Go through the data and report each line that holds the string "with".

[Dataset content Boundary: Start]

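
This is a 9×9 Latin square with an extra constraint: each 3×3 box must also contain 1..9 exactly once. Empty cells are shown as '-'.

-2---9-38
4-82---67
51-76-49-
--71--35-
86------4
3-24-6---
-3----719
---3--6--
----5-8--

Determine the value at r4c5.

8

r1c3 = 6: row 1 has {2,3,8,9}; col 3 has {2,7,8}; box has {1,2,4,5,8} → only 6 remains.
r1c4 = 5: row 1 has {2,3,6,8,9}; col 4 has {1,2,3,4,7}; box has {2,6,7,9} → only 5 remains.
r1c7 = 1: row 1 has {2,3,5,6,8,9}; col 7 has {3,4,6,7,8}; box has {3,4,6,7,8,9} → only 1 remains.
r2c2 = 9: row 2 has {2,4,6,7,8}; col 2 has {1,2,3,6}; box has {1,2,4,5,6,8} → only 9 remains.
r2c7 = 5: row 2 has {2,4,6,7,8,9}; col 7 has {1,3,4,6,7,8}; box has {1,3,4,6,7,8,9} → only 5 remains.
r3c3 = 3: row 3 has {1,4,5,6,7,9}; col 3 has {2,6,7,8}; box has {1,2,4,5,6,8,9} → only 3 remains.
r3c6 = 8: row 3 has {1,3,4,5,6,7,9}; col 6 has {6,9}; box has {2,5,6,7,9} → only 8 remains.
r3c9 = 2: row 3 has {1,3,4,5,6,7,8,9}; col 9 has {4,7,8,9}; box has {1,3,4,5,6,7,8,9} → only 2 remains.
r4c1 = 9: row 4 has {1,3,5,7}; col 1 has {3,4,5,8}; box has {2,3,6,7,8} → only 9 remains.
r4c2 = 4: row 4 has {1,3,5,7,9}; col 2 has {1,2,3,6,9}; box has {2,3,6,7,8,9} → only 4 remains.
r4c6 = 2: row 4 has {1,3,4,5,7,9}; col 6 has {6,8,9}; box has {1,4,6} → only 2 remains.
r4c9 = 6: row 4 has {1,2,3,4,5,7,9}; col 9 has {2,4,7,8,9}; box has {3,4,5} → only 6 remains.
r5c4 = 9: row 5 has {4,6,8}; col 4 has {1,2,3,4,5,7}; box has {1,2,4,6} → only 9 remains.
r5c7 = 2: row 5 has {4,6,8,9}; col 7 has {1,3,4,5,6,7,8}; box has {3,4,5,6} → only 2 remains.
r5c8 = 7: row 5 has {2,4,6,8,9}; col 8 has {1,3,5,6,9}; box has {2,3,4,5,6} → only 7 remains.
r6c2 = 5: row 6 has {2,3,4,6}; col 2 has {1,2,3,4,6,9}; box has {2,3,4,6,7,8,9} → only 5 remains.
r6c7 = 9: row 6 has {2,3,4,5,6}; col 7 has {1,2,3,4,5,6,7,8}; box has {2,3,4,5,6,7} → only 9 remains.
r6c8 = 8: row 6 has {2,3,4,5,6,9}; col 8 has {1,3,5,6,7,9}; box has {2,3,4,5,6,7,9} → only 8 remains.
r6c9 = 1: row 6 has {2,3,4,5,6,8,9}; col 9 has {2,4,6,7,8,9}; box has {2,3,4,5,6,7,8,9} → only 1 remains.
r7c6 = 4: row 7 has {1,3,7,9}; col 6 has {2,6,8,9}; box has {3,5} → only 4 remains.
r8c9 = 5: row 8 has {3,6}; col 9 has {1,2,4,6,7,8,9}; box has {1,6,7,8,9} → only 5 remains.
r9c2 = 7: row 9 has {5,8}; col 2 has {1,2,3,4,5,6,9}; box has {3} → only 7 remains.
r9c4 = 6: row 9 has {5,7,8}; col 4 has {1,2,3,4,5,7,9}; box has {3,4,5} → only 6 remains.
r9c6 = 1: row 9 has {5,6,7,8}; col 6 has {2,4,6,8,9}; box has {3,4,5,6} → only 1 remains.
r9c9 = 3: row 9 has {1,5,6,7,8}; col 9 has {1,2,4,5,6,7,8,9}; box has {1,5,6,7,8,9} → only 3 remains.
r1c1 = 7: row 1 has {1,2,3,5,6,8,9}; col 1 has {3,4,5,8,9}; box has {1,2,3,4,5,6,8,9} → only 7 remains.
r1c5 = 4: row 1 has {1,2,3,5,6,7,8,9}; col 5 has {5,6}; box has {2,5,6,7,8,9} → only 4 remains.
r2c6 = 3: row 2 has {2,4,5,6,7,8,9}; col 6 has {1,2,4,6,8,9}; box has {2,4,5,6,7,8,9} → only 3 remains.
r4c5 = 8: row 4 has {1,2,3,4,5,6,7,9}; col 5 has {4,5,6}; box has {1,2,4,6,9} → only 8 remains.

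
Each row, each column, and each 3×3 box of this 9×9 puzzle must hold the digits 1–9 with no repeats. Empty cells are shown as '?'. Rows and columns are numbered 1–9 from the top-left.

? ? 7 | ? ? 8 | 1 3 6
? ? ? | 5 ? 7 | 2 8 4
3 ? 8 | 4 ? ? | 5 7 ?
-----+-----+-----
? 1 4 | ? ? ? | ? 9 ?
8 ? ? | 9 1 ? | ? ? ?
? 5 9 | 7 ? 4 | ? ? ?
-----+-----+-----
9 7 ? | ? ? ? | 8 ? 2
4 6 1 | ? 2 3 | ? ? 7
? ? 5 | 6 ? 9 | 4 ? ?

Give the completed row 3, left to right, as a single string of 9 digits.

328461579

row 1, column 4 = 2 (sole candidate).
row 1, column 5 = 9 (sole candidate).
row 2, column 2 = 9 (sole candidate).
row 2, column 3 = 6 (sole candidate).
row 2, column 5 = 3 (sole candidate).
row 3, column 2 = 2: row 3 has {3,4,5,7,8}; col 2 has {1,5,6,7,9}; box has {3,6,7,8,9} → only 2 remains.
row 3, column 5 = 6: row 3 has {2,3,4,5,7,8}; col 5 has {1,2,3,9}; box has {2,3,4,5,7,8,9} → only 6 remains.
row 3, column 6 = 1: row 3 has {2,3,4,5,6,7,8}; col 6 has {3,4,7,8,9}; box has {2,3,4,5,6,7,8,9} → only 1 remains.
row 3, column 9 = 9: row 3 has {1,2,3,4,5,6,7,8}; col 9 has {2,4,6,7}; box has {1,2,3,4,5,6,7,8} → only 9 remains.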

[Dataset content Boundary: End]
[Dataset content Boundary: Start]

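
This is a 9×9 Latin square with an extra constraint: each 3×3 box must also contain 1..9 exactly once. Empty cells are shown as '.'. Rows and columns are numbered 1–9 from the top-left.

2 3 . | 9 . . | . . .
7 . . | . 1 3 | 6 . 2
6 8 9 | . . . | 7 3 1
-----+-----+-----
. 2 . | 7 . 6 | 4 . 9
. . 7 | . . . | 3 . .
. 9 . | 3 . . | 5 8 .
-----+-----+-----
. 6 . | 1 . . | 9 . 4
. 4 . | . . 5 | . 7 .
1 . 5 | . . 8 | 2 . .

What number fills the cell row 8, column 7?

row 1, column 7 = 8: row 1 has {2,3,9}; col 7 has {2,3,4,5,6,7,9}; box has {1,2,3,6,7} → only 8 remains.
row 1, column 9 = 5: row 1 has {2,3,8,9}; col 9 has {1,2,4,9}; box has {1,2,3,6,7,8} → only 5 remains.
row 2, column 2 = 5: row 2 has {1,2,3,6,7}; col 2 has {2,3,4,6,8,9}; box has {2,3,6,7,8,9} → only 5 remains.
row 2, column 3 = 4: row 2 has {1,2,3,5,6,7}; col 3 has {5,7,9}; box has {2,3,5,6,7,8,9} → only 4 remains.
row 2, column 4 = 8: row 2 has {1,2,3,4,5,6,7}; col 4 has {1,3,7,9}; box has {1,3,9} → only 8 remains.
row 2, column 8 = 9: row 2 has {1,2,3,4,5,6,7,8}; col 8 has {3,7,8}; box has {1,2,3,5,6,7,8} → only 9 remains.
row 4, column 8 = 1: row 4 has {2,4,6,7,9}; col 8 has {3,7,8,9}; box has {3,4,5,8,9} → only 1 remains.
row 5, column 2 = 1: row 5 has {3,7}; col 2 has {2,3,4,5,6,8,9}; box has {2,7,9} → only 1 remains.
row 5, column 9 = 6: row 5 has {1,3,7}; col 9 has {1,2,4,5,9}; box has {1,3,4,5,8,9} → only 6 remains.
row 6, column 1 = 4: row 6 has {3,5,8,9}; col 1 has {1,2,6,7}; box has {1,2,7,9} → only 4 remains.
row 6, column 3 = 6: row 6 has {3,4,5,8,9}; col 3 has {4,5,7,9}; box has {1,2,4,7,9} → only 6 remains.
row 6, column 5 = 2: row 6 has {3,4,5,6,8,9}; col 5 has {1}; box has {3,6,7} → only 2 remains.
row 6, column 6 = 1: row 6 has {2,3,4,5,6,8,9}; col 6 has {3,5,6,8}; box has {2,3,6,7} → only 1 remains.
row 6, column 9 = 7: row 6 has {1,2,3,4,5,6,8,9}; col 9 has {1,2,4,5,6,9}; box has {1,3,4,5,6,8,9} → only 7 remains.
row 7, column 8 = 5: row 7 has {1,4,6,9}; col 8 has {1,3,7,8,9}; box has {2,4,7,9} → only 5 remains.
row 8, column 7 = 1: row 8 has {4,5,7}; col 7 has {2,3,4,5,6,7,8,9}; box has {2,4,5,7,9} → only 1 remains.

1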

[Dataset content Boundary: End]

Written answer —
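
This is a 9×9 Latin square with an extra constraint: each 3×3 box must also contain 1..9 exactly once. Empty cells are shown as '-'.
Each row, each column, and each 3×3 box of this 9×9 puzzle must hold the digits 1–9 with no repeats. Empty cells are shown as '?'. Rows and columns are numbered 1–9 from the top-left.
This is a 9×9 Latin square with an extra constraint: each 3×3 box must also contain 1..9 exactly once. Empty cells are shown as '.'. Rows and columns are numbered 1–9 from the top-left.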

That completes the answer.